(Stored items)
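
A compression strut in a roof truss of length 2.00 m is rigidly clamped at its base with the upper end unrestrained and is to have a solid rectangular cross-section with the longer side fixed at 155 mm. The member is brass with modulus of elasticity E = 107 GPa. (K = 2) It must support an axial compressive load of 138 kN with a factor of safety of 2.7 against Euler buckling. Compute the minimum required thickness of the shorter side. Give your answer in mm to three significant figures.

b ≈ 75.9 mm

Required P_cr = n·P = 2.7 × 138 = 372.6 kN
L_e = K·L = 2 × 2.00 = 4.000 m
Required I = P_cr·L_e²/(π²E) = 3.726×10^5 × 4.000² / (π² × 1.07×10^11) = 5.645×10^-6 m⁴
I_req = 5.645×10^6 mm⁴
Rectangle, weak axis: I_min = h·b³/12 with h = 155 mm fixed  ⇒  b = (12I/h)^(1/3) = 75.9 mm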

Work order — Your response should consist of the data above, duplicated exactly.

Exercise output —
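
A compression strut in a roof truss of length 2.00 m is rigidly clamped at its base with the upper end unrestrained and is to have a solid rectangular cross-section with the longer side fixed at 155 mm. The member is brass with modulus of elasticity E = 107 GPa. (K = 2) It must support an axial compressive load of 138 kN with a factor of safety of 2.7 against Euler buckling. Compute the minimum required thickness of the shorter side. Give your answer in mm to three significant figures.

b ≈ 75.9 mm

Required P_cr = n·P = 2.7 × 138 = 372.6 kN
L_e = K·L = 2 × 2.00 = 4.000 m
Required I = P_cr·L_e²/(π²E) = 3.726×10^5 × 4.000² / (π² × 1.07×10^11) = 5.645×10^-6 m⁴
I_req = 5.645×10^6 mm⁴
Rectangle, weak axis: I_min = h·b³/12 with h = 155 mm fixed  ⇒  b = (12I/h)^(1/3) = 75.9 mm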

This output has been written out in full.